[[ Material for the task open ]]

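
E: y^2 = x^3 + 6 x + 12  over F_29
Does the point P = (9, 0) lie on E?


Check whether y^2 = x^3 + 6 x + 12 (mod 29) for (x, y) = (9, 0).
LHS: y^2 = 0^2 mod 29 = 0
RHS: x^3 + 6 x + 12 = 9^3 + 6*9 + 12 mod 29 = 12
LHS != RHS

No, not on the curve


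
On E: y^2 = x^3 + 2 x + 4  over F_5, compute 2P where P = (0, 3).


k = 2 = 10_2 (binary, LSB first: 01)
Double-and-add from P = (0, 3):
  bit 0 = 0: acc unchanged = O
  bit 1 = 1: acc = O + (4, 4) = (4, 4)

2P = (4, 4)


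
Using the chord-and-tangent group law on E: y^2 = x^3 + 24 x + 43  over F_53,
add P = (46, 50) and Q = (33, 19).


P != Q, so use the chord formula.
s = (y2 - y1) / (x2 - x1) = (22) / (40) mod 53 = 35
x3 = s^2 - x1 - x2 mod 53 = 35^2 - 46 - 33 = 33
y3 = s (x1 - x3) - y1 mod 53 = 35 * (46 - 33) - 50 = 34

P + Q = (33, 34)


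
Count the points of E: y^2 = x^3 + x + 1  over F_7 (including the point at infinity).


For each x in F_7, count y with y^2 = x^3 + 1 x + 1 mod 7:
  x = 0: RHS = 1, y in [1, 6]  -> 2 point(s)
  x = 2: RHS = 4, y in [2, 5]  -> 2 point(s)
Affine points: 4. Add the point at infinity: total = 5.

#E(F_7) = 5


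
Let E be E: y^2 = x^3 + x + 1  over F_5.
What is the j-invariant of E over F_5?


Delta = -16(4 a^3 + 27 b^2) mod 5 = 4
-1728 * (4 a)^3 = -1728 * (4*1)^3 mod 5 = 3
j = 3 * 4^(-1) mod 5 = 2

j = 2 (mod 5)


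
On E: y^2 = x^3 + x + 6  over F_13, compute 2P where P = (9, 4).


Doubling: s = (3 x1^2 + a) / (2 y1)
s = (3*9^2 + 1) / (2*4) mod 13 = 11
x3 = s^2 - 2 x1 mod 13 = 11^2 - 2*9 = 12
y3 = s (x1 - x3) - y1 mod 13 = 11 * (9 - 12) - 4 = 2

2P = (12, 2)


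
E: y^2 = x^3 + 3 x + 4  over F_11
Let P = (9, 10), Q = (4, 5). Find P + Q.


P != Q, so use the chord formula.
s = (y2 - y1) / (x2 - x1) = (6) / (6) mod 11 = 1
x3 = s^2 - x1 - x2 mod 11 = 1^2 - 9 - 4 = 10
y3 = s (x1 - x3) - y1 mod 11 = 1 * (9 - 10) - 10 = 0

P + Q = (10, 0)


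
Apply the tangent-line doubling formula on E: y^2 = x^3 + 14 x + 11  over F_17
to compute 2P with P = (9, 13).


Doubling: s = (3 x1^2 + a) / (2 y1)
s = (3*9^2 + 14) / (2*13) mod 17 = 4
x3 = s^2 - 2 x1 mod 17 = 4^2 - 2*9 = 15
y3 = s (x1 - x3) - y1 mod 17 = 4 * (9 - 15) - 13 = 14

2P = (15, 14)


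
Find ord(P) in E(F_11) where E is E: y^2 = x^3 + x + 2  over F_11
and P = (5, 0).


Compute successive multiples of P until we hit O:
  1P = (5, 0)
  2P = O

ord(P) = 2


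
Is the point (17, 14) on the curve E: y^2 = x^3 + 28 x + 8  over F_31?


Check whether y^2 = x^3 + 28 x + 8 (mod 31) for (x, y) = (17, 14).
LHS: y^2 = 14^2 mod 31 = 10
RHS: x^3 + 28 x + 8 = 17^3 + 28*17 + 8 mod 31 = 3
LHS != RHS

No, not on the curve


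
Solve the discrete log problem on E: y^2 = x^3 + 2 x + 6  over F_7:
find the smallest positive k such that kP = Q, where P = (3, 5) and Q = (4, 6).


Enumerate multiples of P until we hit Q = (4, 6):
  1P = (3, 5)
  2P = (5, 6)
  3P = (1, 3)
  4P = (4, 1)
  5P = (2, 5)
  6P = (2, 2)
  7P = (4, 6)
Match found at i = 7.

k = 7


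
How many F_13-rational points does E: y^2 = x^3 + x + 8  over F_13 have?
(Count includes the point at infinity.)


For each x in F_13, count y with y^2 = x^3 + 1 x + 8 mod 13:
  x = 1: RHS = 10, y in [6, 7]  -> 2 point(s)
  x = 3: RHS = 12, y in [5, 8]  -> 2 point(s)
  x = 6: RHS = 9, y in [3, 10]  -> 2 point(s)
  x = 10: RHS = 4, y in [2, 11]  -> 2 point(s)
Affine points: 8. Add the point at infinity: total = 9.

#E(F_13) = 9


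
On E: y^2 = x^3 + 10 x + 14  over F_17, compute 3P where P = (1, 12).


k = 3 = 11_2 (binary, LSB first: 11)
Double-and-add from P = (1, 12):
  bit 0 = 1: acc = O + (1, 12) = (1, 12)
  bit 1 = 1: acc = (1, 12) + (7, 6) = (10, 14)

3P = (10, 14)


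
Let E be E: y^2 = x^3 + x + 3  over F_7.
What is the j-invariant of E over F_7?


Delta = -16(4 a^3 + 27 b^2) mod 7 = 3
-1728 * (4 a)^3 = -1728 * (4*1)^3 mod 7 = 1
j = 1 * 3^(-1) mod 7 = 5

j = 5 (mod 7)


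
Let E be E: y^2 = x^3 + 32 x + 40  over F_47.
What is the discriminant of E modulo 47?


4 a^3 + 27 b^2 = 4*32^3 + 27*40^2 = 131072 + 43200 = 174272
Delta = -16 * (174272) = -2788352
Delta mod 47 = 17

Delta = 17 (mod 47)


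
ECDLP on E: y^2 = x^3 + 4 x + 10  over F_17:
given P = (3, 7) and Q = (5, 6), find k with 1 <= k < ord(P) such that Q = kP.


Enumerate multiples of P until we hit Q = (5, 6):
  1P = (3, 7)
  2P = (12, 1)
  3P = (10, 9)
  4P = (2, 3)
  5P = (11, 12)
  6P = (1, 7)
  7P = (13, 10)
  8P = (5, 6)
Match found at i = 8.

k = 8


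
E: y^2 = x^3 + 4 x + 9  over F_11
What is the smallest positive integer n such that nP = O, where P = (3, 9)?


Compute successive multiples of P until we hit O:
  1P = (3, 9)
  2P = (8, 5)
  3P = (9, 9)
  4P = (10, 2)
  5P = (10, 9)
  6P = (9, 2)
  7P = (8, 6)
  8P = (3, 2)
  ... (continuing to 9P)
  9P = O

ord(P) = 9


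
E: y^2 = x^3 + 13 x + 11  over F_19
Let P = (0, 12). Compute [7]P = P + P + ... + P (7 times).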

[[ Material for the task closed ]]

Try it :: Which lines above contain the word "tangent"? Copy each of them.

Reply ::
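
Using the chord-and-tangent group law on E: y^2 = x^3 + 24 x + 43  over F_53,
Apply the tangent-line doubling formula on E: y^2 = x^3 + 14 x + 11  over F_17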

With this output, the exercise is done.